Exercise inputs:
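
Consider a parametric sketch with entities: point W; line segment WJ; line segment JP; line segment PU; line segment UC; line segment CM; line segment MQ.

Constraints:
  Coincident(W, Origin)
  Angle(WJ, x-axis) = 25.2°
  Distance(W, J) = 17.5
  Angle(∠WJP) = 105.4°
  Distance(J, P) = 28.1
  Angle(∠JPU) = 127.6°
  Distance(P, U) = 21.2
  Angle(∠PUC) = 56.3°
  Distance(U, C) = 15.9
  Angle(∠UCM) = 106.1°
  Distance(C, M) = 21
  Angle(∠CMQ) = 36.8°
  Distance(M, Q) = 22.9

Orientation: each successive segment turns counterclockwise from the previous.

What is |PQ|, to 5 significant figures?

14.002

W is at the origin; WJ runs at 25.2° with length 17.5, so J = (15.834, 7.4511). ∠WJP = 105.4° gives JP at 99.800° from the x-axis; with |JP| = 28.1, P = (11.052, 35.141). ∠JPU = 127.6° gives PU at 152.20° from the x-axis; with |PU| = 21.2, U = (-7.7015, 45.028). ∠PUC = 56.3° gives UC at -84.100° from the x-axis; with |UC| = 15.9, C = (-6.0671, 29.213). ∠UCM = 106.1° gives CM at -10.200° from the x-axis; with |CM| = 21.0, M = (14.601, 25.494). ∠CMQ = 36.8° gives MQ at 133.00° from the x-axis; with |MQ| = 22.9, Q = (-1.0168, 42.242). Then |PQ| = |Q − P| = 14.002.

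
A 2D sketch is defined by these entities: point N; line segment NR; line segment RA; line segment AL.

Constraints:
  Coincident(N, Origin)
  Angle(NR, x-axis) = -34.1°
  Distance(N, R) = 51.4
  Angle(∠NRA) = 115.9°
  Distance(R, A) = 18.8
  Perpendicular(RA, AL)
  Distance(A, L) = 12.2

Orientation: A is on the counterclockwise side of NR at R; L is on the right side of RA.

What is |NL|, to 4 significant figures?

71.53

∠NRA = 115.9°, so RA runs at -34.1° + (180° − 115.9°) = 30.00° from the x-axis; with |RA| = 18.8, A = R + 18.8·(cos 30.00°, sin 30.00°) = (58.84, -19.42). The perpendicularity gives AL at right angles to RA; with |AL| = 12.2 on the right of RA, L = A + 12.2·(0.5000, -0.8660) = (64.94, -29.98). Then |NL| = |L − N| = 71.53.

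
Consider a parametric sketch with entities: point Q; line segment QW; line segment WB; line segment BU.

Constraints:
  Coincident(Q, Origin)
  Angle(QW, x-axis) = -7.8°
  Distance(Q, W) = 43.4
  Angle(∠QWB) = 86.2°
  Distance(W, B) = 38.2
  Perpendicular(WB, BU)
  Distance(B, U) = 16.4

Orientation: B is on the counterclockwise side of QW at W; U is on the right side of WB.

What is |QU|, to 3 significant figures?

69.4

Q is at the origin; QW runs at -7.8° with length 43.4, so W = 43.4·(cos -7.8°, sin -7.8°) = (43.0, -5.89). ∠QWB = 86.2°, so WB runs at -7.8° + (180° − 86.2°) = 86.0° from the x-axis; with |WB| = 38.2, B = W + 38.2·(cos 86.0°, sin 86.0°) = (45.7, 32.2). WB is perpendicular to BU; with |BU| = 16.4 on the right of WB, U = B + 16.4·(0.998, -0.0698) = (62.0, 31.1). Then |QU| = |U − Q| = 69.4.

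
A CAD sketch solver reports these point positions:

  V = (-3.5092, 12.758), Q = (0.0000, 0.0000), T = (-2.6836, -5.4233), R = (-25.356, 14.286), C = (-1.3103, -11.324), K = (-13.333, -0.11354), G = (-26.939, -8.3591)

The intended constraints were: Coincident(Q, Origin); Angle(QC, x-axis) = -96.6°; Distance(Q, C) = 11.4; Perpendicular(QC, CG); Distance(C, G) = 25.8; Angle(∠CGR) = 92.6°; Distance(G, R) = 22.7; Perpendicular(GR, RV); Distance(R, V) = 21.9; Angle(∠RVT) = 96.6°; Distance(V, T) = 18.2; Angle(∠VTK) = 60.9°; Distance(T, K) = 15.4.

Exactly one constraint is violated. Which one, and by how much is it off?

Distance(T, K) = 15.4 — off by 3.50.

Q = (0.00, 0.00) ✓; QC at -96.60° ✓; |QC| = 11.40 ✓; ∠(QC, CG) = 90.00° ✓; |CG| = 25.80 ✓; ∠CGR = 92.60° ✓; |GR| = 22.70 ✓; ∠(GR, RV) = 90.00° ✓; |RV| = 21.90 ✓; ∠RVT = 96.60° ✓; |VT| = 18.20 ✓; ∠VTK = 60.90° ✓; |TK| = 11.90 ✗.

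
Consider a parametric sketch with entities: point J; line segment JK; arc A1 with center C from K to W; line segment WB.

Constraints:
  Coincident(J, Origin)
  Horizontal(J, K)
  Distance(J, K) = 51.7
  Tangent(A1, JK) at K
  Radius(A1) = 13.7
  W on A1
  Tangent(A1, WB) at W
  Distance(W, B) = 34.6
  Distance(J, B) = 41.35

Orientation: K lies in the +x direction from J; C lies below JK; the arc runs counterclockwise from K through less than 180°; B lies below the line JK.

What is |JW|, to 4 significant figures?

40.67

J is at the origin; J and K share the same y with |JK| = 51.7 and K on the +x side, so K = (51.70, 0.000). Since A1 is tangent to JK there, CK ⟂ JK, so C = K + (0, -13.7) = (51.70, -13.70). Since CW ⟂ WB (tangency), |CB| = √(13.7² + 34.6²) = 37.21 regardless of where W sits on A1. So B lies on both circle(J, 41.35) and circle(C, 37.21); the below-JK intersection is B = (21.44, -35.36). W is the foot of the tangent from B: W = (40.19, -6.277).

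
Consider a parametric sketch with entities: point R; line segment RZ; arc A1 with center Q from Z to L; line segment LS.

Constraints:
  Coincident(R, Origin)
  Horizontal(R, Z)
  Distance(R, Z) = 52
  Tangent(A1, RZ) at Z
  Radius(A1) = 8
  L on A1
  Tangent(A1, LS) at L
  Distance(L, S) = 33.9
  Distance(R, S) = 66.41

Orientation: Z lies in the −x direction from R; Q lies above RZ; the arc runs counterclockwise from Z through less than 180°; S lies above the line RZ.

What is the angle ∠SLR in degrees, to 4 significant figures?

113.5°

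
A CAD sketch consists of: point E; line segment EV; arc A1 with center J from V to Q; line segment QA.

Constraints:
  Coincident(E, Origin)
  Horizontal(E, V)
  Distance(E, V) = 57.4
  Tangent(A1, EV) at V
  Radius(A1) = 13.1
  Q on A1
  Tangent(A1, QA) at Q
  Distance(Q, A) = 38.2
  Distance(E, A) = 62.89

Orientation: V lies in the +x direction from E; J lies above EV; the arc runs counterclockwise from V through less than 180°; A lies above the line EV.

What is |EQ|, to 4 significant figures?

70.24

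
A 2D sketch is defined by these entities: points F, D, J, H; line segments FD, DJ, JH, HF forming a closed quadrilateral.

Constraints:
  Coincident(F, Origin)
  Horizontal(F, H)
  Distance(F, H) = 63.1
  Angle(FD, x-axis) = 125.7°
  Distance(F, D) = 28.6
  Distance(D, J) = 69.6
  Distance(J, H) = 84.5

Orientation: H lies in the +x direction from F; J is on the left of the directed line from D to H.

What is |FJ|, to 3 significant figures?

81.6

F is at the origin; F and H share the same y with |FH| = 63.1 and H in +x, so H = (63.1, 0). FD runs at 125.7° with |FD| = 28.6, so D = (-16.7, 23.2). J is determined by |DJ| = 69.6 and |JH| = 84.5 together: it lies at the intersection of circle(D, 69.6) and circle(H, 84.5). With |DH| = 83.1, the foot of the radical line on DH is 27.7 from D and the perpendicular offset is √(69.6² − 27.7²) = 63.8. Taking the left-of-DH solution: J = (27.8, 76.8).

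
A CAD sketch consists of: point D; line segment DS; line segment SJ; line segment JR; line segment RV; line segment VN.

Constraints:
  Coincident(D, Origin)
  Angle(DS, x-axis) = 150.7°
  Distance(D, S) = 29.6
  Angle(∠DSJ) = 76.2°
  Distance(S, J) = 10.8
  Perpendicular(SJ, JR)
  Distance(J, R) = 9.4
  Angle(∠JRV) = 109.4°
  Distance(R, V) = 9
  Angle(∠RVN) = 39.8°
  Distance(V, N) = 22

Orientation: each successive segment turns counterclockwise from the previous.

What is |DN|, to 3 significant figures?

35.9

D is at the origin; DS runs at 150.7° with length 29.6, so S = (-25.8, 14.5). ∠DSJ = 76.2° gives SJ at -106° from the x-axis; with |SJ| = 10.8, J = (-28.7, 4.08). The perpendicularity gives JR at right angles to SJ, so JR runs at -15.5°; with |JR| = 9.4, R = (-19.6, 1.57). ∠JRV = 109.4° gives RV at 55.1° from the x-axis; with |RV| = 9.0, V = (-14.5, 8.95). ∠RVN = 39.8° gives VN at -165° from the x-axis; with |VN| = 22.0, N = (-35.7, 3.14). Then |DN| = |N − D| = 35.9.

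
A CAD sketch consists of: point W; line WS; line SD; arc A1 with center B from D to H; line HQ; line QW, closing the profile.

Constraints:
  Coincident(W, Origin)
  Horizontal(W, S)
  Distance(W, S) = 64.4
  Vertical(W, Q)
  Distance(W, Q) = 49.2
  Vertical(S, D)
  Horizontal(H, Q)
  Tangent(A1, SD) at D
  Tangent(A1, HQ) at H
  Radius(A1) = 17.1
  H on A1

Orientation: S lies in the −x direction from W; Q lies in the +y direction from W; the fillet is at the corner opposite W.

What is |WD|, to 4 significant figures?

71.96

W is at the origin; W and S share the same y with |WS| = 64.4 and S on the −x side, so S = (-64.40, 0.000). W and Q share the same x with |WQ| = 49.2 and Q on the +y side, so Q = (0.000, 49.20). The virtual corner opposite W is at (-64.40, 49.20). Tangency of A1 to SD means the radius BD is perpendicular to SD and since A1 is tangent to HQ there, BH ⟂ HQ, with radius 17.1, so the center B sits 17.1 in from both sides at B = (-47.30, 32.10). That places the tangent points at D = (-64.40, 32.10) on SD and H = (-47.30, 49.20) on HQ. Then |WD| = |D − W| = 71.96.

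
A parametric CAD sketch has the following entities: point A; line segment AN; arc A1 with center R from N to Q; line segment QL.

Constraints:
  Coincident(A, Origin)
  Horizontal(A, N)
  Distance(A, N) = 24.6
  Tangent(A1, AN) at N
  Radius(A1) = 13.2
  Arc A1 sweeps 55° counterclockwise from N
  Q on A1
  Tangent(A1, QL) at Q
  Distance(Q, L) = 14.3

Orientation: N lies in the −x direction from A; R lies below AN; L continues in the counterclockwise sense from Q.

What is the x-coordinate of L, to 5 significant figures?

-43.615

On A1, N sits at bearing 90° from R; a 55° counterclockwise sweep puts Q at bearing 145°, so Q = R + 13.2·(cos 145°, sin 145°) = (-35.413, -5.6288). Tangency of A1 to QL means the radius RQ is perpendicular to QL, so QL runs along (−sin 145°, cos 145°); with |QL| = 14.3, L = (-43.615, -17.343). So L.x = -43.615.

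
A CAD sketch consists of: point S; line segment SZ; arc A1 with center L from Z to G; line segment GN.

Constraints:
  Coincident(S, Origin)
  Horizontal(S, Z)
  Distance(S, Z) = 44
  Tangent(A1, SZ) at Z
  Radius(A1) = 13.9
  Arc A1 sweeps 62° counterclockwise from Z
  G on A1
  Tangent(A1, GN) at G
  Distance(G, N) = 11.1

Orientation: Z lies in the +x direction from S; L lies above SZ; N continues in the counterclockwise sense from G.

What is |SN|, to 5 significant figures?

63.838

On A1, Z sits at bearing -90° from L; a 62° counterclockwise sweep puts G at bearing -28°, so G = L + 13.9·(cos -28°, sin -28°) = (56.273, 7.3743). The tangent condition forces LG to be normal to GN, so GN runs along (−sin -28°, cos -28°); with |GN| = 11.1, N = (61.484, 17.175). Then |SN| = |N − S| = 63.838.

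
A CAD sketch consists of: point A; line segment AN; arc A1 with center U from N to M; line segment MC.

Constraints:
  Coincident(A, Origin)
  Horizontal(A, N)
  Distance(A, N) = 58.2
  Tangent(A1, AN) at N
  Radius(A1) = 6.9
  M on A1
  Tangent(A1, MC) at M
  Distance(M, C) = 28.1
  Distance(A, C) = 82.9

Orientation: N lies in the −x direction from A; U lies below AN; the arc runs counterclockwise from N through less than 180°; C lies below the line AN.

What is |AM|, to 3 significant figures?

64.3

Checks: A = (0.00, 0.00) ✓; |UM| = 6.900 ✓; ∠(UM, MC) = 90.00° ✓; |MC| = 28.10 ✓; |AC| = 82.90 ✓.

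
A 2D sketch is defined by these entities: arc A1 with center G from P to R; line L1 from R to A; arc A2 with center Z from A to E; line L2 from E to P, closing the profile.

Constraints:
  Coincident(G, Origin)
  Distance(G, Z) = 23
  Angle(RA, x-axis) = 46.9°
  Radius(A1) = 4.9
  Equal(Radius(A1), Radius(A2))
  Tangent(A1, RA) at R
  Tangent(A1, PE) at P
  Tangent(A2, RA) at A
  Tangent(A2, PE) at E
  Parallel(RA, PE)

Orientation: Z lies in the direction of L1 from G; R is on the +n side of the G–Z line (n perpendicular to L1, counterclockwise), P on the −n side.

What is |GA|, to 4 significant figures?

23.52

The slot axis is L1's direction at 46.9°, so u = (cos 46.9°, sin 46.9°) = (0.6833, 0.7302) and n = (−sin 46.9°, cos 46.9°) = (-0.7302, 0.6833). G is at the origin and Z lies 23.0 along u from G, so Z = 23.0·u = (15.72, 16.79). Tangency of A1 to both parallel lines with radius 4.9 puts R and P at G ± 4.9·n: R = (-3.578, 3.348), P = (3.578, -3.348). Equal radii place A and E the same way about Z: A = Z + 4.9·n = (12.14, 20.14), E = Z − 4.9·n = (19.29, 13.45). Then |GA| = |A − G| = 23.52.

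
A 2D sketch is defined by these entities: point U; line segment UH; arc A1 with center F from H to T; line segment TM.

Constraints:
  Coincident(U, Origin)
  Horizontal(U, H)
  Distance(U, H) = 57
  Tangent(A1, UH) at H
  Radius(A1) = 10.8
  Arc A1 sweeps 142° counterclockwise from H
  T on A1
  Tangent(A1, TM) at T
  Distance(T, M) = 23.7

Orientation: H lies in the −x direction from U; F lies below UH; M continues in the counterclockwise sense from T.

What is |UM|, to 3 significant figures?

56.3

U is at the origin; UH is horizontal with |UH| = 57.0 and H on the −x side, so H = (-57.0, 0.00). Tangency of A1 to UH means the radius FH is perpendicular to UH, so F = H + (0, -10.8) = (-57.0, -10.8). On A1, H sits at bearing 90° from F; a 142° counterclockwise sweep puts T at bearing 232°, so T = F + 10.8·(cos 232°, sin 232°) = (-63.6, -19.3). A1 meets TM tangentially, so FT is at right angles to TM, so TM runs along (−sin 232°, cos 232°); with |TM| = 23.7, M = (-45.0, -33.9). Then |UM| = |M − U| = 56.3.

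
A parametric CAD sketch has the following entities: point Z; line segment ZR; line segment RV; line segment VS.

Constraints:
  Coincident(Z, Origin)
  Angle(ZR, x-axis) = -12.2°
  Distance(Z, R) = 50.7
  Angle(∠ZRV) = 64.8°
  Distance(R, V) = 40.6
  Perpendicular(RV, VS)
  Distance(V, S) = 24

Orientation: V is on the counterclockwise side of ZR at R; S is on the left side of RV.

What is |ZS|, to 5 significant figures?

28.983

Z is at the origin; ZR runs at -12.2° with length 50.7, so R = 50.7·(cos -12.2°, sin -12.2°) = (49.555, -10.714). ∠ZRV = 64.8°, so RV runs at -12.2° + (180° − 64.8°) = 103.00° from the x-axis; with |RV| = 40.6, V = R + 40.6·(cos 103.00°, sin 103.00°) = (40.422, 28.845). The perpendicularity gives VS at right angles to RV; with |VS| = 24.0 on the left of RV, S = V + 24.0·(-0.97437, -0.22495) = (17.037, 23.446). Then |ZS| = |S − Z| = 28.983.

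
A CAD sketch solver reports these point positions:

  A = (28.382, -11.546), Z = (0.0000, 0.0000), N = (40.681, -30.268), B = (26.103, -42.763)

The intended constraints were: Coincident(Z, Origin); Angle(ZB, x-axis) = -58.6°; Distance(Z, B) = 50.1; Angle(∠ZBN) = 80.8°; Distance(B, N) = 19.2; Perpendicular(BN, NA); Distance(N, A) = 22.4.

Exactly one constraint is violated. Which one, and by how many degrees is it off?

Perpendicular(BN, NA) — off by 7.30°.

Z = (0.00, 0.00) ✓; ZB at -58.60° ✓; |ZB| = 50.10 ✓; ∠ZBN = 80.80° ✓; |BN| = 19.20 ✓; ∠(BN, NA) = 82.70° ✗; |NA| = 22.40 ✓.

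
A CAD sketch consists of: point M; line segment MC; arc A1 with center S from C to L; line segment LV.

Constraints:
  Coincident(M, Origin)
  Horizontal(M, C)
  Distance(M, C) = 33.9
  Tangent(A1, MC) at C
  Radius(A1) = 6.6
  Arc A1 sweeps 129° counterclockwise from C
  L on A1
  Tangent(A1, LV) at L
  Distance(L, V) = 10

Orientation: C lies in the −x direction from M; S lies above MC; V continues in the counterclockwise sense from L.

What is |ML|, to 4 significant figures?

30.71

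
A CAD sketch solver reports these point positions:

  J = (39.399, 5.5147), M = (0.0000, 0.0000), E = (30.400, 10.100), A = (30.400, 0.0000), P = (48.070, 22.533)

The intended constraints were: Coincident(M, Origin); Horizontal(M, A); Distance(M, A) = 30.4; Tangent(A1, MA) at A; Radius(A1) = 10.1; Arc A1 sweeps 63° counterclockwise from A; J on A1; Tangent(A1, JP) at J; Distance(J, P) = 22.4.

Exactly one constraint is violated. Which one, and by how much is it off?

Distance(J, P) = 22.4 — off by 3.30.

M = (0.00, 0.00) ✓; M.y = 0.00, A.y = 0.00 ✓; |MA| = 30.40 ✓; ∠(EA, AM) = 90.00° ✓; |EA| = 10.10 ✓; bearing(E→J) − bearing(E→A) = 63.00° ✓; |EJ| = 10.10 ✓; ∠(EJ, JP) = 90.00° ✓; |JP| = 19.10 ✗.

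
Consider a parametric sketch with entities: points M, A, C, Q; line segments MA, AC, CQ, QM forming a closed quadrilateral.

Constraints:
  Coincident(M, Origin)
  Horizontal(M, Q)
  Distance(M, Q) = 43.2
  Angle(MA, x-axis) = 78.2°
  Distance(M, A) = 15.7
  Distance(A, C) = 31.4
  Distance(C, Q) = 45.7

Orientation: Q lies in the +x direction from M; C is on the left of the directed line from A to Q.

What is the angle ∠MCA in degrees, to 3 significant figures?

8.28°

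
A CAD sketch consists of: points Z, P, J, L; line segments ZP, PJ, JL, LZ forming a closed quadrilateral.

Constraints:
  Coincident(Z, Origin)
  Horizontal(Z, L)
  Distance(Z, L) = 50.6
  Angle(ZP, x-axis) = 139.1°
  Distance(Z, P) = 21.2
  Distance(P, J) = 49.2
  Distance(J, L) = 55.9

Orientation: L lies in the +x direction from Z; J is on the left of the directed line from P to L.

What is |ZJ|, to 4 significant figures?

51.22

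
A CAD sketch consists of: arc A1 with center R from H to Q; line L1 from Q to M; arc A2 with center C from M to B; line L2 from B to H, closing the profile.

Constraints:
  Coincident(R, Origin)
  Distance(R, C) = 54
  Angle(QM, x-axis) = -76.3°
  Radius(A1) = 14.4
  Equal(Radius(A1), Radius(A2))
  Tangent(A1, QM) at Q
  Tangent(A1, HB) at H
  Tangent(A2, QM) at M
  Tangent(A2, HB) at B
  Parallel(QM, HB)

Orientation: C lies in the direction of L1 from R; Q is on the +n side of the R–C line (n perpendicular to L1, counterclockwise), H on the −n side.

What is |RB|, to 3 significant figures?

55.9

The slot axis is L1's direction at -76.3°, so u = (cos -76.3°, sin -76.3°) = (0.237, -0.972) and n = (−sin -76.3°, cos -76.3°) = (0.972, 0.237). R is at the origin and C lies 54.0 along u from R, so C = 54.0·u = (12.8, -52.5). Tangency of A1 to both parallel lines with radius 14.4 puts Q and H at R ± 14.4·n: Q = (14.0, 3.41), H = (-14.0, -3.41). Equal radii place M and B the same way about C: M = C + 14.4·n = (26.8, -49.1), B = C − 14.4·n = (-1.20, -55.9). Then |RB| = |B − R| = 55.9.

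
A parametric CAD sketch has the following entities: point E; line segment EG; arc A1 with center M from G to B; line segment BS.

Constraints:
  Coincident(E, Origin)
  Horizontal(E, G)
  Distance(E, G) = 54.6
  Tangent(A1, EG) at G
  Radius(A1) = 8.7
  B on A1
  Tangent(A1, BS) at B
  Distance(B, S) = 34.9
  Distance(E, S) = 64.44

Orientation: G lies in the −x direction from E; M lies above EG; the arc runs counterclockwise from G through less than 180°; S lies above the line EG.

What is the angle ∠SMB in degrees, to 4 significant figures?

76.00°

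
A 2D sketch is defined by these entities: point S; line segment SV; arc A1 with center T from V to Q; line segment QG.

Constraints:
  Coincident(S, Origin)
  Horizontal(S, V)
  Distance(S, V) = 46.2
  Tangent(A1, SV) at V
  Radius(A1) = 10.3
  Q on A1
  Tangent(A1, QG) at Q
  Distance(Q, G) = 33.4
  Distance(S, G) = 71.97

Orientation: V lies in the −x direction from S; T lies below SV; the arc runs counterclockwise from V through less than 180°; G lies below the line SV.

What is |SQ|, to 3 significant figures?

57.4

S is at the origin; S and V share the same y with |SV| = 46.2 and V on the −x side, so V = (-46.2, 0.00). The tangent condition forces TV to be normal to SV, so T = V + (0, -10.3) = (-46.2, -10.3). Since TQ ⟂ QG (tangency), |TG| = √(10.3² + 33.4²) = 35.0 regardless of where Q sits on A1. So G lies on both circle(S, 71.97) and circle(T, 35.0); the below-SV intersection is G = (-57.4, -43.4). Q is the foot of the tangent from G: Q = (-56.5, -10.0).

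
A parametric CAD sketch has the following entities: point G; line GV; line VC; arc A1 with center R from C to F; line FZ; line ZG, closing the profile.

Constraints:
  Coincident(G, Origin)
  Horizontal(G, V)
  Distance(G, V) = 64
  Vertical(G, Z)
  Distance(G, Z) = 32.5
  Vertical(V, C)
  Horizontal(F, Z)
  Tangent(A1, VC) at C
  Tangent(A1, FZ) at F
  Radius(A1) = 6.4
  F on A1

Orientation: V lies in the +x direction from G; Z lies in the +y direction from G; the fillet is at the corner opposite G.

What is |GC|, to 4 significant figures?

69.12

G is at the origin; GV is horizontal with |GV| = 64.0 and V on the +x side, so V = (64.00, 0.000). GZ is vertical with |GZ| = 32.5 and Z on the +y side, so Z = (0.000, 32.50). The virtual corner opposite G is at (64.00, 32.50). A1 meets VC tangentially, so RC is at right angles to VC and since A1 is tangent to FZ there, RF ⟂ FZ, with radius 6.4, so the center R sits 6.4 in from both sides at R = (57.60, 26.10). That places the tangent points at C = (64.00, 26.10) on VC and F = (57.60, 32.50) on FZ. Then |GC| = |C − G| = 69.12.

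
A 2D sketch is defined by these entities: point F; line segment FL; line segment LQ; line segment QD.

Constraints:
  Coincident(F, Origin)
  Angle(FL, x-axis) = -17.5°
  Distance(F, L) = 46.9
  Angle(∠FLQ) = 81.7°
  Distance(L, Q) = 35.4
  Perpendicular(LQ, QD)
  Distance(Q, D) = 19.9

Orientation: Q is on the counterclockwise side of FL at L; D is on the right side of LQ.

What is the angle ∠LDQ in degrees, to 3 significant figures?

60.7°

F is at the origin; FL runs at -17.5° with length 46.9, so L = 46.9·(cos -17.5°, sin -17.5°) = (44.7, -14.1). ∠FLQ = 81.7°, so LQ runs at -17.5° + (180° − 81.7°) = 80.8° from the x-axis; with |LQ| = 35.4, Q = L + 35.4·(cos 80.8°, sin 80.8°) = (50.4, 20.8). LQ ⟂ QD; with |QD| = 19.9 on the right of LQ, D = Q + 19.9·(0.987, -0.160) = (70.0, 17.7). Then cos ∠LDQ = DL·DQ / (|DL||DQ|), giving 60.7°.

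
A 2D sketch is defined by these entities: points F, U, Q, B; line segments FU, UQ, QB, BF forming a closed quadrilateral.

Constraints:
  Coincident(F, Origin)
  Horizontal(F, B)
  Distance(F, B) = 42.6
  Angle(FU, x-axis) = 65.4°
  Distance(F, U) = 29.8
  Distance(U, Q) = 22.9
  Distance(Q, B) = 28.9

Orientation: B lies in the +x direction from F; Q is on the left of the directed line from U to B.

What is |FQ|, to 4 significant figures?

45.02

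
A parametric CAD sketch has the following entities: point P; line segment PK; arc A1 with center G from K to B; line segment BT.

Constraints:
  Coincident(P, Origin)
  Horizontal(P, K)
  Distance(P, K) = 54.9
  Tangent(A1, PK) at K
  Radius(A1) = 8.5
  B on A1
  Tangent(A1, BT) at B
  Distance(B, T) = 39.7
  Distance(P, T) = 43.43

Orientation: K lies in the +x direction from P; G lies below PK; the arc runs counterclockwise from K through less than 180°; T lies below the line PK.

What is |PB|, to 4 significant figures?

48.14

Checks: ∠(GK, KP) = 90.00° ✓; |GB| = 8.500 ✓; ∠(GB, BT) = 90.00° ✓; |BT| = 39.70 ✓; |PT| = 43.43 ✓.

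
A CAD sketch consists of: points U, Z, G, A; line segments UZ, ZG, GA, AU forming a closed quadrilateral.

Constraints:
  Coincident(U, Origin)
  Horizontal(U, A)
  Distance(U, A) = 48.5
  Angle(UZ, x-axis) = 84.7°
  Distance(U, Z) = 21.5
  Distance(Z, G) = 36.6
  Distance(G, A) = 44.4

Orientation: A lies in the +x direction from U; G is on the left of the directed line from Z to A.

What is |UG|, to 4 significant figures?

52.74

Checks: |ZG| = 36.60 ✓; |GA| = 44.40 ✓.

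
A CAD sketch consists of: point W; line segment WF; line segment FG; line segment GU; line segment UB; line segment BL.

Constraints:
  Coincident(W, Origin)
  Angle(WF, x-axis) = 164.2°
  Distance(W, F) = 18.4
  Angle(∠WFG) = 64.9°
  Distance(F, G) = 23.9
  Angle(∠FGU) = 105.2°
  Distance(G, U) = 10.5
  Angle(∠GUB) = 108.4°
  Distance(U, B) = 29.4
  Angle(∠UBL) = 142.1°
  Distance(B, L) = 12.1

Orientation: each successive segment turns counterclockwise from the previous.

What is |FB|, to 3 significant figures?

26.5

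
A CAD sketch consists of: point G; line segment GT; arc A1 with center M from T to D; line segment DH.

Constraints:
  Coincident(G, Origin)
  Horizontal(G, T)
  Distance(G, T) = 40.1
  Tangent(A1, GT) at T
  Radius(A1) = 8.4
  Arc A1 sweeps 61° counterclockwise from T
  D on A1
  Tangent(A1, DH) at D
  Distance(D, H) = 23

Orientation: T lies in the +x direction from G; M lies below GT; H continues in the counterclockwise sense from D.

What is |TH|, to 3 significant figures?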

Problem details: Where a line of the listing contains "closed", count it; your answer must be only the resulting number.

Written answer: 5